● **Work to be completed**
Word for word, return the lines from the start of the entries below through the line that has "Does Player 1".

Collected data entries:
-----

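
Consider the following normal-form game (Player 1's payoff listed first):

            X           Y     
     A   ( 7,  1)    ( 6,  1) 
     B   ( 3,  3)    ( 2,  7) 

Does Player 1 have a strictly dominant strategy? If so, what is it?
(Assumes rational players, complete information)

Yes, Player 1's strictly dominant strategy is A

Work:
A strategy strictly dominates another if it gives a strictly higher payoff against every opponent action. Compare each pair of P1's strategies column-by-column:
  A vs B: [7 vs 3, 6 vs 2] → A strictly dominates B
  B vs A: [3 vs 7, 2 vs 6] → B does not strictly dominate A (column X: 3 ≤ 7)
A strictly dominates every other strategy → strictly dominant.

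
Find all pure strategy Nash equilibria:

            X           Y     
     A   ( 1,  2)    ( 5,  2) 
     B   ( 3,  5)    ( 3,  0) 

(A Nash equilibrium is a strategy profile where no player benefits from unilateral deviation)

Nash equilibrium: (A, Y), (B, X)

Work:
Best responses:
  P1 vs X: payoffs [1, 3] → best response B (payoff 3)
  P1 vs Y: payoffs [5, 3] → best response A (payoff 5)
  P2 vs A: payoffs [2, 2] → best response X/Y (payoff 2)
  P2 vs B: payoffs [5, 0] → best response X (payoff 5)
Mutual best responses: (A,Y), (B,X) → Nash equilibria.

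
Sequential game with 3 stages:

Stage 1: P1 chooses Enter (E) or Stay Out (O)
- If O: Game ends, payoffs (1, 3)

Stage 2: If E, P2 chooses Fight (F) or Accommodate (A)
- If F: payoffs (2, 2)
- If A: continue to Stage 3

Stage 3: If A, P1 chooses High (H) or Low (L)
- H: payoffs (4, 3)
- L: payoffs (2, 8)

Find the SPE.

SPE: (E, A, H); Outcome (4, 3)

Work:
Stage 3: P1 chooses H (4 vs 2)
Stage 2: P2: F->2, A->3 (anticipating H). Choose A
Stage 1: P1: O->1, E->4 (anticipating A, H). Choose E
SPE path: E -> A -> H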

-----

● **Completed exercise**
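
Consider the following normal-form game (Player 1's payoff listed first):

            X           Y     
     A   ( 7,  1)    ( 6,  1) 
     B   ( 3,  3)    ( 2,  7) 

Does Player 1 have a strictly dominant strategy? If so, what is it?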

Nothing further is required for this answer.